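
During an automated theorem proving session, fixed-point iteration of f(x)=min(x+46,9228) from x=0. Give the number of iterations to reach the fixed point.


Step 1: x=0, cap=9228, increment=46
Step 2: x grows by 46 each step until capped at 9228; fixed point is x=9228
Step 3: iterations = ceil(9228/46) = 201

201


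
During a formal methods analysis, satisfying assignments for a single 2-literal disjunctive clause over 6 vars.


Step 1: Total=2^6=64
Step 2: Unsat when all 2 false: 2^4=16
Step 3: Sat=64-16=48

48


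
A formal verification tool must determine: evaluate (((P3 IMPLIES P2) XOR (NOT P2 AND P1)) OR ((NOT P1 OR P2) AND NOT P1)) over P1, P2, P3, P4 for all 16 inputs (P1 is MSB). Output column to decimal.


Formula: (((P3 IMPLIES P2) XOR (NOT P2 AND P1)) OR ((NOT P1 OR P2) AND NOT P1)) over P1, P2, P3, P4 (16 rows)
Evaluate each row (bits = P1,P2,P3,P4, MSB first):
  row 0 [0000]: (((0 IMPLIES 0) XOR (NOT 0 AND 0)) OR ((NOT 0 OR 0) AND NOT 0)) -> 1
  row 1 [0001]: (((0 IMPLIES 0) XOR (NOT 0 AND 0)) OR ((NOT 0 OR 0) AND NOT 0)) -> 1
  row 2 [0010]: (((1 IMPLIES 0) XOR (NOT 0 AND 0)) OR ((NOT 0 OR 0) AND NOT 0)) -> 1
  row 3 [0011]: (((1 IMPLIES 0) XOR (NOT 0 AND 0)) OR ((NOT 0 OR 0) AND NOT 0)) -> 1
  row 4 [0100]: (((0 IMPLIES 1) XOR (NOT 1 AND 0)) OR ((NOT 0 OR 1) AND NOT 0)) -> 1
  row 5 [0101]: (((0 IMPLIES 1) XOR (NOT 1 AND 0)) OR ((NOT 0 OR 1) AND NOT 0)) -> 1
  row 6 [0110]: (((1 IMPLIES 1) XOR (NOT 1 AND 0)) OR ((NOT 0 OR 1) AND NOT 0)) -> 1
  row 7 [0111]: (((1 IMPLIES 1) XOR (NOT 1 AND 0)) OR ((NOT 0 OR 1) AND NOT 0)) -> 1
  row 8 [1000]: (((0 IMPLIES 0) XOR (NOT 0 AND 1)) OR ((NOT 1 OR 0) AND NOT 1)) -> 0
  row 9 [1001]: (((0 IMPLIES 0) XOR (NOT 0 AND 1)) OR ((NOT 1 OR 0) AND NOT 1)) -> 0
  row 10 [1010]: (((1 IMPLIES 0) XOR (NOT 0 AND 1)) OR ((NOT 1 OR 0) AND NOT 1)) -> 1
  row 11 [1011]: (((1 IMPLIES 0) XOR (NOT 0 AND 1)) OR ((NOT 1 OR 0) AND NOT 1)) -> 1
  row 12 [1100]: (((0 IMPLIES 1) XOR (NOT 1 AND 1)) OR ((NOT 1 OR 1) AND NOT 1)) -> 1
  row 13 [1101]: (((0 IMPLIES 1) XOR (NOT 1 AND 1)) OR ((NOT 1 OR 1) AND NOT 1)) -> 1
  row 14 [1110]: (((1 IMPLIES 1) XOR (NOT 1 AND 1)) OR ((NOT 1 OR 1) AND NOT 1)) -> 1
  row 15 [1111]: (((1 IMPLIES 1) XOR (NOT 1 AND 1)) OR ((NOT 1 OR 1) AND NOT 1)) -> 1
Full result column, 4 rows per line (P1,P2 fixed per line; P3,P4 runs 00..11 left to right):
  rows 0-3 [P1,P2=00]: 1111  = hex F
  rows 4-7 [P1,P2=01]: 1111  = hex F
  rows 8-11 [P1,P2=10]: 0011  = hex 3
  rows 12-15 [P1,P2=11]: 1111  = hex F
Output column (row 0 .. row 15) = 1111111100111111
Output column grouped in 4s = 1111 1111 0011 1111 = 0xFF3F
Convert to decimal digit by digit (value = value*16 + digit):
  F -> 15
  15*16 + 15 (F) = 255
  255*16 + 3 = 4083
  4083*16 + 15 (F) = 65343
Decimal = 65343

65343


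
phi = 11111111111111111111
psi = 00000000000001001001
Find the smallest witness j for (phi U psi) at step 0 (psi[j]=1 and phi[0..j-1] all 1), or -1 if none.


(phi U psi) at 0: need smallest j with psi[j]=1 and phi[i]=1 for all i in [0,j).
Scan from step 0:
  step 0: phi=1, psi=0 -> continue
  step 1: phi=1, psi=0 -> continue
  step 2: phi=1, psi=0 -> continue
  step 3: phi=1, psi=0 -> continue
  step 13: psi=1 and phi held for [0,13) -> witness found
Witness step = 13

13


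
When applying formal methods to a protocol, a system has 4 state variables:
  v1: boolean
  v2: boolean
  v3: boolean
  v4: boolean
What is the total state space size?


State space = product of domain sizes of all variables.
Domain sizes:
  v1 (boolean): 2
  v2 (boolean): 2
  v3 (boolean): 2
  v4 (boolean): 2
Product = 2 * 2 * 2 * 2 = 16

16


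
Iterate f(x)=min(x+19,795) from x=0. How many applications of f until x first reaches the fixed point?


Step 1: x=0, cap=795, increment=19
Step 2: x grows by 19 each step until capped at 795; fixed point is x=795
Step 3: iterations = ceil(795/19) = 42

42


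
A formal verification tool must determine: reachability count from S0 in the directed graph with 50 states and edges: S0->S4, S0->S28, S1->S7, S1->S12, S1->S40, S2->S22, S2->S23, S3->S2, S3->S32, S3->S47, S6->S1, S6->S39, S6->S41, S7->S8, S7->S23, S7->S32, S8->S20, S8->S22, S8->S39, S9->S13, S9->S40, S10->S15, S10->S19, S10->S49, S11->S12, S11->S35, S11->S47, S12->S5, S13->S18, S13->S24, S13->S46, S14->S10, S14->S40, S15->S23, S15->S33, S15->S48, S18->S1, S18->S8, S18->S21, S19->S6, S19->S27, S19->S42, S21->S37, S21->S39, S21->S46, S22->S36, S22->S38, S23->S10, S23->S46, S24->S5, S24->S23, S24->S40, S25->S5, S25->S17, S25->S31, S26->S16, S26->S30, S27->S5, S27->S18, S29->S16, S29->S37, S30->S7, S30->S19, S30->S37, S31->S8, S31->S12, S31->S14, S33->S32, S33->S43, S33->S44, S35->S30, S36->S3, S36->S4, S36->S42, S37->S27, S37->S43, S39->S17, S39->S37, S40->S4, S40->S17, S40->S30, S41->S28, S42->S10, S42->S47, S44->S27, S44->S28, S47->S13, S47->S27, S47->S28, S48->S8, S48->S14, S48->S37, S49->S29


BFS from S0:
  layer 0: {S0}
  layer 1: {S4, S28}
Reachable set: {S0, S4, S28}
Count = 3

3


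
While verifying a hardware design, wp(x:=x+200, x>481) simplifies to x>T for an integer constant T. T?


Formula: wp(x:=E, P) = P[E/x] (substitute E for x in postcondition)
Step 1: Postcondition: x>481
Step 2: Substitute x+200 for x: x+200>481
Step 3: Solve for x: x > 481-200 = 281

281


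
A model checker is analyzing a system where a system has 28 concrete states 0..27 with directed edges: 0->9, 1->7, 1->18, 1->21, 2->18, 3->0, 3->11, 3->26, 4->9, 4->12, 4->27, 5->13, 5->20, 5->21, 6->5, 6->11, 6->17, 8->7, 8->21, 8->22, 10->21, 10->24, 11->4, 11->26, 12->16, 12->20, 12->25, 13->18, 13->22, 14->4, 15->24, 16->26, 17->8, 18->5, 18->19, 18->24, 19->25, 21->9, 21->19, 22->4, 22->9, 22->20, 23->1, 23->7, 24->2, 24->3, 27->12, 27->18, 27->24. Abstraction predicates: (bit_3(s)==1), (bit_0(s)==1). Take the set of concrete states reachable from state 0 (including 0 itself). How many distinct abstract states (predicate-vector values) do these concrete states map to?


BFS from 0:
Concrete reachable: {0, 9}
Abstract via predicates (bit_3(s)==1), (bit_0(s)==1):
  (0,0) <- {0}
  (1,1) <- {9}
Distinct abstract states = 2

2


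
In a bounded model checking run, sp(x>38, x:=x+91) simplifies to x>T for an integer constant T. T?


Formula: sp(P, x:=E) = exists old_x. (x = E[old_x/x]) AND P[old_x/x] (old_x is the value of x before the assignment; eliminate old_x by solving x = E[old_x/x] for old_x)
Step 1: Precondition P: x>38, i.e. old_x > 38
Step 2: Assignment gives x = old_x + 91, so old_x = x - 91
Step 3: Substitute into P: x - 91 > 38
Step 4: Simplify: x > 38+91 = 129

129


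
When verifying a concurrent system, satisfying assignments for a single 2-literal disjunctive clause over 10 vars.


Step 1: Total=2^10=1024
Step 2: Unsat when all 2 false: 2^8=256
Step 3: Sat=1024-256=768

768


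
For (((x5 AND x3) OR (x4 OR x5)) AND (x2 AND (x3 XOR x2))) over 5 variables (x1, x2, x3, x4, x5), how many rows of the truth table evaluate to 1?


Formula: (((x5 AND x3) OR (x4 OR x5)) AND (x2 AND (x3 XOR x2))) over 5 vars (32 rows)
Evaluate each row (x1, x2, x3, x4, x5 as bits, MSB first):
  row 0 [00000]: (((0 AND 0) OR (0 OR 0)) AND (0 AND (0 XOR 0))) -> 0
  row 1 [00001]: (((1 AND 0) OR (0 OR 1)) AND (0 AND (0 XOR 0))) -> 0
  row 2 [00010]: (((0 AND 0) OR (1 OR 0)) AND (0 AND (0 XOR 0))) -> 0
  row 3 [00011]: (((1 AND 0) OR (1 OR 1)) AND (0 AND (0 XOR 0))) -> 0
  row 4 [00100]: (((0 AND 1) OR (0 OR 0)) AND (0 AND (1 XOR 0))) -> 0
  row 5 [00101]: (((1 AND 1) OR (0 OR 1)) AND (0 AND (1 XOR 0))) -> 0
  row 6 [00110]: (((0 AND 1) OR (1 OR 0)) AND (0 AND (1 XOR 0))) -> 0
  row 7 [00111]: (((1 AND 1) OR (1 OR 1)) AND (0 AND (1 XOR 0))) -> 0
  row 8 [01000]: (((0 AND 0) OR (0 OR 0)) AND (1 AND (0 XOR 1))) -> 0
  row 9 [01001]: (((1 AND 0) OR (0 OR 1)) AND (1 AND (0 XOR 1))) -> 1
  row 10 [01010]: (((0 AND 0) OR (1 OR 0)) AND (1 AND (0 XOR 1))) -> 1
  row 11 [01011]: (((1 AND 0) OR (1 OR 1)) AND (1 AND (0 XOR 1))) -> 1
  row 12 [01100]: (((0 AND 1) OR (0 OR 0)) AND (1 AND (1 XOR 1))) -> 0
  row 13 [01101]: (((1 AND 1) OR (0 OR 1)) AND (1 AND (1 XOR 1))) -> 0
  row 14 [01110]: (((0 AND 1) OR (1 OR 0)) AND (1 AND (1 XOR 1))) -> 0
  row 15 [01111]: (((1 AND 1) OR (1 OR 1)) AND (1 AND (1 XOR 1))) -> 0
  row 16 [10000]: (((0 AND 0) OR (0 OR 0)) AND (0 AND (0 XOR 0))) -> 0
  row 17 [10001]: (((1 AND 0) OR (0 OR 1)) AND (0 AND (0 XOR 0))) -> 0
  row 18 [10010]: (((0 AND 0) OR (1 OR 0)) AND (0 AND (0 XOR 0))) -> 0
  row 19 [10011]: (((1 AND 0) OR (1 OR 1)) AND (0 AND (0 XOR 0))) -> 0
  row 20 [10100]: (((0 AND 1) OR (0 OR 0)) AND (0 AND (1 XOR 0))) -> 0
  row 21 [10101]: (((1 AND 1) OR (0 OR 1)) AND (0 AND (1 XOR 0))) -> 0
  row 22 [10110]: (((0 AND 1) OR (1 OR 0)) AND (0 AND (1 XOR 0))) -> 0
  row 23 [10111]: (((1 AND 1) OR (1 OR 1)) AND (0 AND (1 XOR 0))) -> 0
  row 24 [11000]: (((0 AND 0) OR (0 OR 0)) AND (1 AND (0 XOR 1))) -> 0
  row 25 [11001]: (((1 AND 0) OR (0 OR 1)) AND (1 AND (0 XOR 1))) -> 1
  row 26 [11010]: (((0 AND 0) OR (1 OR 0)) AND (1 AND (0 XOR 1))) -> 1
  row 27 [11011]: (((1 AND 0) OR (1 OR 1)) AND (1 AND (0 XOR 1))) -> 1
  row 28 [11100]: (((0 AND 1) OR (0 OR 0)) AND (1 AND (1 XOR 1))) -> 0
  row 29 [11101]: (((1 AND 1) OR (0 OR 1)) AND (1 AND (1 XOR 1))) -> 0
  row 30 [11110]: (((0 AND 1) OR (1 OR 0)) AND (1 AND (1 XOR 1))) -> 0
  row 31 [11111]: (((1 AND 1) OR (1 OR 1)) AND (1 AND (1 XOR 1))) -> 0
Full result column, 8 rows per line (x1,x2 fixed per line; x3,x4,x5 runs 000..111 left to right):
  rows 0-7 [x1,x2=00]: 00000000  (ones: 0)
  rows 8-15 [x1,x2=01]: 01110000  (ones: 3)
  rows 16-23 [x1,x2=10]: 00000000  (ones: 0)
  rows 24-31 [x1,x2=11]: 01110000  (ones: 3)
Count of 1-rows = 0+3+0+3 = 6

6


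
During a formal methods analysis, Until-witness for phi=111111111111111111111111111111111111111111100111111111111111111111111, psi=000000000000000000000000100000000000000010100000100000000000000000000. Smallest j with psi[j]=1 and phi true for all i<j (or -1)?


(phi U psi) at 0: need smallest j with psi[j]=1 and phi[i]=1 for all i in [0,j).
Scan from step 0:
  step 0: phi=1, psi=0 -> continue
  step 1: phi=1, psi=0 -> continue
  step 2: phi=1, psi=0 -> continue
  step 3: phi=1, psi=0 -> continue
  step 24: psi=1 and phi held for [0,24) -> witness found
Witness step = 24

24


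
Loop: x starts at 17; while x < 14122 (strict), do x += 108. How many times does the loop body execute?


Step 1: x goes from 17 toward 14122 by 108; the body runs while x<14122, so iterations = ceil((bound-start)/step)
Step 2: Distance=14105
Step 3: ceil(14105/108)=131

131


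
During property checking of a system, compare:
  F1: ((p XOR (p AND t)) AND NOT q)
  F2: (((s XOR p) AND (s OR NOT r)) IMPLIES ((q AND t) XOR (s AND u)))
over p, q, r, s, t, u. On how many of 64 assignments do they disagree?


F1 = ((p XOR (p AND t)) AND NOT q)
F2 = (((s XOR p) AND (s OR NOT r)) IMPLIES ((q AND t) XOR (s AND u)))
Evaluate both on each of 64 rows (bits = p,q,r,s,t,u):
  row 0 [000000]: F1=0 F2=1 (differ) -> 1
  row 1 [000001]: F1=0 F2=1 (differ) -> 1
  row 2 [000010]: F1=0 F2=1 (differ) -> 1
  row 3 [000011]: F1=0 F2=1 (differ) -> 1
  row 4 [000100]: F1=0 F2=0 -> 0
  (every remaining row is evaluated the same way; all 64 results are listed next)
Full result column, 8 rows per line (p,q,r fixed per line; s,t,u runs 000..111 left to right):
  rows 0-7 [p,q,r=000]: 11110101  (ones: 6)
  rows 8-15 [p,q,r=001]: 11110101  (ones: 6)
  rows 16-23 [p,q,r=010]: 11110110  (ones: 6)
  rows 24-31 [p,q,r=011]: 11110110  (ones: 6)
  rows 32-39 [p,q,r=100]: 11000011  (ones: 4)
  rows 40-47 [p,q,r=101]: 00110011  (ones: 4)
  rows 48-55 [p,q,r=110]: 00111111  (ones: 6)
  rows 56-63 [p,q,r=111]: 11111111  (ones: 8)
Disagreements = 6+6+6+6+4+4+6+8 = 46

46


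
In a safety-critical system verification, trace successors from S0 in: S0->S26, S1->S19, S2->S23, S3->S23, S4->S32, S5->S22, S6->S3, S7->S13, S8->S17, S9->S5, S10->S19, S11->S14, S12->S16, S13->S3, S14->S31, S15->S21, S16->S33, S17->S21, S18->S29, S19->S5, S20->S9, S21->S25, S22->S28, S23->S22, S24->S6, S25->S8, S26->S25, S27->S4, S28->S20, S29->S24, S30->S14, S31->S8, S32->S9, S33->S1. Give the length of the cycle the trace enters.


Trace from S0 until a state repeats:
  S0 -> S26 -> S25 -> S8 -> S17 -> S21 -> S25
S25 first seen at step 2, revisited at step 6.
Cycle length = 6 - 2 = 4

4


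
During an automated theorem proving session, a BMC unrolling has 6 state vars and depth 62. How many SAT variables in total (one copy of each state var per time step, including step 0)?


BMC unrolls to depth k, creating one copy of each state var for steps 0..k.
Step count = 62 + 1 = 63 (steps 0 through 62)
Vars per step = 6
Total = 6 * 63 = 378

378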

**GOAL OF THE EXERCISE:**
Repeat exactly, and only, the lines from the one containing "In a safety-critical" through the last line above.

**FINISHED TASK:**
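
In a safety-critical system verification, trace successors from S0 in: S0->S26, S1->S19, S2->S23, S3->S23, S4->S32, S5->S22, S6->S3, S7->S13, S8->S17, S9->S5, S10->S19, S11->S14, S12->S16, S13->S3, S14->S31, S15->S21, S16->S33, S17->S21, S18->S29, S19->S5, S20->S9, S21->S25, S22->S28, S23->S22, S24->S6, S25->S8, S26->S25, S27->S4, S28->S20, S29->S24, S30->S14, S31->S8, S32->S9, S33->S1. Give the length of the cycle the trace enters.


Trace from S0 until a state repeats:
  S0 -> S26 -> S25 -> S8 -> S17 -> S21 -> S25
S25 first seen at step 2, revisited at step 6.
Cycle length = 6 - 2 = 4

4


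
During an automated theorem proving session, a BMC unrolling has 6 state vars and depth 62. How many SAT variables in total (one copy of each state var per time step, including step 0)?


BMC unrolls to depth k, creating one copy of each state var for steps 0..k.
Step count = 62 + 1 = 63 (steps 0 through 62)
Vars per step = 6
Total = 6 * 63 = 378

378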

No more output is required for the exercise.